--- Input for this task ---
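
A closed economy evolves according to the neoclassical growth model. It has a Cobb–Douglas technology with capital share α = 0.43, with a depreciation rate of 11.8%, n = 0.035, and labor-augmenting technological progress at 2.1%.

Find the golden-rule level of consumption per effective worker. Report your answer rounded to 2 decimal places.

c_gold ≈ 1.13

At the golden rule, f'(k) = n + g + δ, so α·k^(α−1) = n + g + δ and k_gold = (α/(n + g + δ))^(1/(1−α)).
k_gold = (0.43/0.174)^(1/0.57) = 2.4713^1.7544 ≈ 4.8904
c_gold = f(k_gold) − (n + g + δ)·k_gold = 1.9789 − 0.174×4.8904 ≈ 1.1280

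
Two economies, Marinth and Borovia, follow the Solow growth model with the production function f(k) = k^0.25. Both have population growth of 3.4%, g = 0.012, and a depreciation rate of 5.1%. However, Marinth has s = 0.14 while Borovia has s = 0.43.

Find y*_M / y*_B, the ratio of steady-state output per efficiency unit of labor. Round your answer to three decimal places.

ratio ≈ 0.688

Steady-state y* = [s/(n + g + δ)]^(α/(1−α)), so the ratio is [ (s_M/(n + g + δ)_M) / (s_B/(n + g + δ)_B) ]^0.3333.
s_M/(n + g + δ)_M = 0.14/0.097 = 1.4433; s_B/(n + g + δ)_B = 0.43/0.097 = 4.4330.
Ratio = (1.4433/4.4330)^0.3333 = 0.3256^0.3333 ≈ 0.6880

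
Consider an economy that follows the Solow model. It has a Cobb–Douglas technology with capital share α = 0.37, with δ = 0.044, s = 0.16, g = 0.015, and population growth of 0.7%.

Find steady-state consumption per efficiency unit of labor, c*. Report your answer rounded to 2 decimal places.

c* ≈ 1.41

Steady state requires s·f(k) = (n + g + δ)·k, i.e. s·k^α = (n + g + δ)·k.
Dividing both sides by k: k^(1−α) = s / (n + g + δ).
k^0.63 = 0.16 / (0.007 + 0.015 + 0.044) = 0.16 / 0.066 = 2.4242
k* = 2.4242^(1/0.63) ≈ 4.0778
y* = (k*)^α = 4.0778^0.37 ≈ 1.6821
c* = (1 − s)·y* = (1 − 0.16) × 1.6821 ≈ 1.4130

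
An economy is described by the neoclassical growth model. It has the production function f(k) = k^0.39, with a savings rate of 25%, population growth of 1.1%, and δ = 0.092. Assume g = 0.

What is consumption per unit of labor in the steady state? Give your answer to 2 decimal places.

Steady state requires s·f(k) = (n + δ)·k, i.e. s·k^α = (n + δ)·k.
Dividing both sides by k: k^(1−α) = s / (n + δ).
k^0.61 = 0.25 / (0.011 + 0.092) = 0.25 / 0.103 = 2.4272
k* = 2.4272^(1/0.61) ≈ 4.2788
y* = (k*)^α = 4.2788^0.39 ≈ 1.7629
c* = (1 − s)·y* = (1 − 0.25) × 1.7629 ≈ 1.3222

c* = 1.32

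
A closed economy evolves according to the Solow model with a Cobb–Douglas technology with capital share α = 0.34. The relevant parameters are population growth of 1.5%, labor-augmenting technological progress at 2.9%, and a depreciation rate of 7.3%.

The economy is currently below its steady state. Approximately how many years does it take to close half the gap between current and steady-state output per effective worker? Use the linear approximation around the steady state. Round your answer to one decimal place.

about 9.0 years

Near the steady state the convergence rate is λ = (1 − α)(n + g + δ).
λ = (1 − 0.34) × 0.117 = 0.66 × 0.117 = 0.07722
Half-life = ln 2 / λ = 0.6931 / 0.07722 ≈ 8.98 years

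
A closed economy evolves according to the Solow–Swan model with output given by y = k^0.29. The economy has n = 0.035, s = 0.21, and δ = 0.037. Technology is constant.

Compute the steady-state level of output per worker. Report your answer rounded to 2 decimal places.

In steady state, investment equals break-even investment: s·k^α = (n + δ)·k.
Dividing both sides by k: k^(1−α) = s / (n + δ).
k^0.71 = 0.21 / (0.035 + 0.037) = 0.21 / 0.072 = 2.9167
k* = 2.9167^(1/0.71) ≈ 4.5162
y* = (k*)^α = 4.5162^0.29 ≈ 1.5484

y* = 1.55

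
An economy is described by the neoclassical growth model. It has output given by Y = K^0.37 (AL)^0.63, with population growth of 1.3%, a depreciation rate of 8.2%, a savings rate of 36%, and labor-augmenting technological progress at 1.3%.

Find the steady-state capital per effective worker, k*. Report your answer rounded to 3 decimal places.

At the steady state, Δk = 0, so s·k^α = (n + g + δ)·k.
Dividing both sides by k: k^(1−α) = s / (n + g + δ).
k^0.63 = 0.36 / (0.013 + 0.013 + 0.082) = 0.36 / 0.108 = 3.3333
k* = 3.3333^(1/0.63) ≈ 6.7602

k* = 6.760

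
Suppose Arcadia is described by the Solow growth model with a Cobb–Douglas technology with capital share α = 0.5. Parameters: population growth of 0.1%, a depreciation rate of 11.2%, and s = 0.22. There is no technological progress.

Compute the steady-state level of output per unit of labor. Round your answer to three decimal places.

y* = 1.947

At the steady state, Δk = 0, so s·k^α = (n + δ)·k.
Dividing both sides by k: k^(1−α) = s / (n + δ).
k^0.5 = 0.22 / (0.001 + 0.112) = 0.22 / 0.113 = 1.9469
k* = 1.9469^(1/0.5) ≈ 3.7904
y* = (k*)^α = 3.7904^0.5 ≈ 1.9469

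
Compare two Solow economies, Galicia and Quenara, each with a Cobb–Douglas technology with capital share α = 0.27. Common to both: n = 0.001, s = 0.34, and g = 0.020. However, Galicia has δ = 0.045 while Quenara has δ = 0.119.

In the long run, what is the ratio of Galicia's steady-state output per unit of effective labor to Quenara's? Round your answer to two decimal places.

Steady-state y* = [s/(n + g + δ)]^(α/(1−α)), so the ratio is [ (s_G/(n + g + δ)_G) / (s_Q/(n + g + δ)_Q) ]^0.3699.
s_G/(n + g + δ)_G = 0.34/0.066 = 5.1515; s_Q/(n + g + δ)_Q = 0.34/0.140 = 2.4286.
Ratio = (5.1515/2.4286)^0.3699 = 2.1212^0.3699 ≈ 1.3207

y*_G / y*_Q ≈ 1.32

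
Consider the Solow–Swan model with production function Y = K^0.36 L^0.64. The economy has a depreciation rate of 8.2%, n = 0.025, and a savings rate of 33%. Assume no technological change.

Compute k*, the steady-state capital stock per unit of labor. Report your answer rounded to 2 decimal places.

k* = 5.81

At the steady state, Δk = 0, so s·k^α = (n + δ)·k.
Rearranging, k^(1−α) = s / (n + δ).
k^0.64 = 0.33 / (0.025 + 0.082) = 0.33 / 0.107 = 3.0841
k* = 3.0841^(1/0.64) ≈ 5.8112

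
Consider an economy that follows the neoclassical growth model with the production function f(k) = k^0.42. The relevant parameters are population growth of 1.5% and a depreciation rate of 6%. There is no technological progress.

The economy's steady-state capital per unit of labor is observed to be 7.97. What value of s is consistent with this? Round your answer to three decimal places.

At the steady state, Δk = 0, so s·k^α = (n + δ)·k.
So s / (n + δ) = (k*)^(1−α) = 7.97^0.58 = 3.3331.
Therefore s = 3.3331 × (n + δ) = 3.3331 × 0.075 = 0.2500.

s ≈ 0.250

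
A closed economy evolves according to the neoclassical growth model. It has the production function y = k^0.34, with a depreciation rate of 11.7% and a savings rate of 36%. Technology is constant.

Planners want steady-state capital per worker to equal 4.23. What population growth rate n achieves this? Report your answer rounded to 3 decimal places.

At the steady state, Δk = 0, so s·k^α = (n + δ)·k.
So s / (n + δ) = (k*)^(1−α) = 4.23^0.66 = 2.5905.
Therefore n + δ = s / 2.5905 = 0.36 / 2.5905 = 0.1390, so n = 0.1390 − 0.117 = 0.0220.

n ≈ 0.022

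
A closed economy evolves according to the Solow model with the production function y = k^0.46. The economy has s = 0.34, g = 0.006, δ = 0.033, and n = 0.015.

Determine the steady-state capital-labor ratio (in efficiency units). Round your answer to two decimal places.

Steady state requires s·f(k) = (n + g + δ)·k, i.e. s·k^α = (n + g + δ)·k.
Dividing both sides by k: k^(1−α) = s / (n + g + δ).
k^0.54 = 0.34 / (0.015 + 0.006 + 0.033) = 0.34 / 0.054 = 6.2963
k* = 6.2963^(1/0.54) ≈ 30.1848

k* ≈ 30.18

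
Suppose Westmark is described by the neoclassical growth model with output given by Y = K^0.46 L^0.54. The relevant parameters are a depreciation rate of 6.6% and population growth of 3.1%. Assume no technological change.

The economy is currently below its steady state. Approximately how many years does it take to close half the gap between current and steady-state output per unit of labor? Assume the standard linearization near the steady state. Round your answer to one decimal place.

t_½ ≈ 13.2 years

Near the steady state the convergence rate is λ = (1 − α)(n + δ).
λ = (1 − 0.46) × 0.097 = 0.54 × 0.097 = 0.05238
Half-life = ln 2 / λ = 0.6931 / 0.05238 ≈ 13.23 years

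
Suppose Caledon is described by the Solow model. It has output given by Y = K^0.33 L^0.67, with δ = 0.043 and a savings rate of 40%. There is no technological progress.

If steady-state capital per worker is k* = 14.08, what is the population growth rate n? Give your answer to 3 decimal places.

n ≈ 0.025

Steady state requires s·f(k) = (n + δ)·k, i.e. s·k^α = (n + δ)·k.
So s / (n + δ) = (k*)^(1−α) = 14.08^0.67 = 5.8825.
Therefore n + δ = s / 5.8825 = 0.40 / 5.8825 = 0.0680, so n = 0.0680 − 0.043 = 0.0250.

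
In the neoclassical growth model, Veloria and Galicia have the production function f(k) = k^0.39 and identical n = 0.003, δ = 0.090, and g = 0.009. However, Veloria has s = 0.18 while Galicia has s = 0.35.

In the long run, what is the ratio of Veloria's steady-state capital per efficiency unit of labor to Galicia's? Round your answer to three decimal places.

ratio ≈ 0.336

Steady-state k* = [s/(n + g + δ)]^(1/(1−α)), so the ratio is [ (s_V/(n + g + δ)_V) / (s_G/(n + g + δ)_G) ]^1.6393.
s_V/(n + g + δ)_V = 0.18/0.102 = 1.7647; s_G/(n + g + δ)_G = 0.35/0.102 = 3.4314.
Ratio = (1.7647/3.4314)^1.6393 = 0.5143^1.6393 ≈ 0.3362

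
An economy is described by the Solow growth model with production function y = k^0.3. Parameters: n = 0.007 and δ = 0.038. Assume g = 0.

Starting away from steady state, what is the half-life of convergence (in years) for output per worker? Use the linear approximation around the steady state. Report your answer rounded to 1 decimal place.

Near the steady state the convergence rate is λ = (1 − α)(n + δ).
λ = (1 − 0.3) × 0.045 = 0.7 × 0.045 = 0.0315
Half-life = ln 2 / λ = 0.6931 / 0.0315 ≈ 22.00 years

half-life ≈ 22.0 years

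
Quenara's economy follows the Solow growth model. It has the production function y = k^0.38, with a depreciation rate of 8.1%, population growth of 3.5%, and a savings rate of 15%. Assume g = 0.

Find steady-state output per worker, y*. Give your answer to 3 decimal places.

Steady state requires s·f(k) = (n + δ)·k, i.e. s·k^α = (n + δ)·k.
Rearranging, k^(1−α) = s / (n + δ).
k^0.62 = 0.15 / (0.035 + 0.081) = 0.15 / 0.116 = 1.2931
k* = 1.2931^(1/0.62) ≈ 1.5137
y* = (k*)^α = 1.5137^0.38 ≈ 1.1706

y* ≈ 1.171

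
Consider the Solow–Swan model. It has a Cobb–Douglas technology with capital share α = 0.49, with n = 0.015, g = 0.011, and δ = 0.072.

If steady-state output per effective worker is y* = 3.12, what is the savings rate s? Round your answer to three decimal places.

s ≈ 0.320

At the steady state, Δk = 0, so s·k^α = (n + g + δ)·k.
Since y* = [s/(n + g + δ)]^(α/(1−α)), we have s/(n + g + δ) = (y*)^((1−α)/α) = 3.12^1.0408 = 3.2683.
Therefore s = 3.2683 × (n + g + δ) = 3.2683 × 0.098 = 0.3203.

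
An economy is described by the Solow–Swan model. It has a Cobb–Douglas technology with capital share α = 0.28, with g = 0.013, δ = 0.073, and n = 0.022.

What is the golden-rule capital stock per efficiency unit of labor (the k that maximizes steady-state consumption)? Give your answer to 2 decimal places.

k_gold ≈ 3.76

The golden rule sets f'(k) = n + g + δ, i.e. α·k^(α−1) = n + g + δ.
So k^(1−α) = α / (n + g + δ) = 0.28 / 0.108 = 2.5926.
k_gold = 2.5926^(1/0.72) ≈ 3.7552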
---
Required work
From the records above, copy out the line with "Find the steady-state", the line with "Consider the Solow–Swan model with", and every line between them, word for word.

Task response
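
Find the steady-state capital per effective worker, k*. Report your answer rounded to 3 decimal places.

At the steady state, Δk = 0, so s·k^α = (n + g + δ)·k.
Dividing both sides by k: k^(1−α) = s / (n + g + δ).
k^0.63 = 0.36 / (0.013 + 0.013 + 0.082) = 0.36 / 0.108 = 3.3333
k* = 3.3333^(1/0.63) ≈ 6.7602

k* = 6.760

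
Suppose Arcadia is described by the Solow growth model with a Cobb–Douglas technology with capital share α = 0.5. Parameters: population growth of 0.1%, a depreciation rate of 11.2%, and s = 0.22. There is no technological progress.

Compute the steady-state level of output per unit of labor. Round your answer to three decimal places.

y* = 1.947

At the steady state, Δk = 0, so s·k^α = (n + δ)·k.
Dividing both sides by k: k^(1−α) = s / (n + δ).
k^0.5 = 0.22 / (0.001 + 0.112) = 0.22 / 0.113 = 1.9469
k* = 1.9469^(1/0.5) ≈ 3.7904
y* = (k*)^α = 3.7904^0.5 ≈ 1.9469

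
Compare two Solow economies, Galicia and Quenara, each with a Cobb–Douglas technology with capital share α = 0.27. Common to both: n = 0.001, s = 0.34, and g = 0.020. However, Galicia has δ = 0.045 while Quenara has δ = 0.119.

In the long run, what is the ratio of Galicia's steady-state output per unit of effective labor to Quenara's? Round your answer to two decimal places.

Steady-state y* = [s/(n + g + δ)]^(α/(1−α)), so the ratio is [ (s_G/(n + g + δ)_G) / (s_Q/(n + g + δ)_Q) ]^0.3699.
s_G/(n + g + δ)_G = 0.34/0.066 = 5.1515; s_Q/(n + g + δ)_Q = 0.34/0.140 = 2.4286.
Ratio = (5.1515/2.4286)^0.3699 = 2.1212^0.3699 ≈ 1.3207

y*_G / y*_Q ≈ 1.32

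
Consider the Solow–Swan model with production function Y = K^0.36 L^0.64. The economy has a depreciation rate of 8.2%, n = 0.025, and a savings rate of 33%. Assume no technological change.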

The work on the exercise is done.